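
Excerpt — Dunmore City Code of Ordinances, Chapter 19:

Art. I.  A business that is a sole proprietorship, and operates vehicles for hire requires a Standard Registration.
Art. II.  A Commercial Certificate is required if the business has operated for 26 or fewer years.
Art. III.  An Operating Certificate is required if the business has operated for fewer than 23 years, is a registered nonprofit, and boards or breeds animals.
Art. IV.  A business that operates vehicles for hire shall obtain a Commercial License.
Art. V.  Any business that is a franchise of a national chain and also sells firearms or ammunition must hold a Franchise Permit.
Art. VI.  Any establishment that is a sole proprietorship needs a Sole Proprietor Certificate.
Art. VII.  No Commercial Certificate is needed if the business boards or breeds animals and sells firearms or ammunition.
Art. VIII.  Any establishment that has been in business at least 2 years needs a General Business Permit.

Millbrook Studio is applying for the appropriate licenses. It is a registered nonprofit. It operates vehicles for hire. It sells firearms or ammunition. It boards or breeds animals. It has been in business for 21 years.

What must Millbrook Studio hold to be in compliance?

Art. I. is a registered nonprofit (not: is a sole proprietorship); operates vehicles for hire → Standard Registration not required.
Art. II. years in business 21 ≤ 26 → Commercial Certificate required.
Art. III. years in business 21 < 23; is a registered nonprofit; boards or breeds animals → Operating Certificate required.
Art. IV. operates vehicles for hire → Commercial License required.
Art. V. is a registered nonprofit (not: is a franchise of a national chain); sells firearms or ammunition → Franchise Permit not required.
Art. VI. is a registered nonprofit (not: is a sole proprietorship) → Sole Proprietor Certificate not required.
Art. VII. boards or breeds animals; sells firearms or ammunition → exempt from Commercial Certificate.
Art. VIII. years in business 21 ≥ 2 → General Business Permit required.

Commercial License, General Business Permit, Operating Certificate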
□ □ □ □ □
» Problem requirements
Using the data above, reproduce exactly the lines from the line that contains "or fewer years." through the line that contains "Sole Proprietor Certificate.", including both.

» Solution to this task
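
Art. II.  A Commercial Certificate is required if the business has operated for 26 or fewer years.
Art. III.  An Operating Certificate is required if the business has operated for fewer than 23 years, is a registered nonprofit, and boards or breeds animals.
Art. IV.  A business that operates vehicles for hire shall obtain a Commercial License.
Art. V.  Any business that is a franchise of a national chain and also sells firearms or ammunition must hold a Franchise Permit.
Art. VI.  Any establishment that is a sole proprietorship needs a Sole Proprietor Certificate.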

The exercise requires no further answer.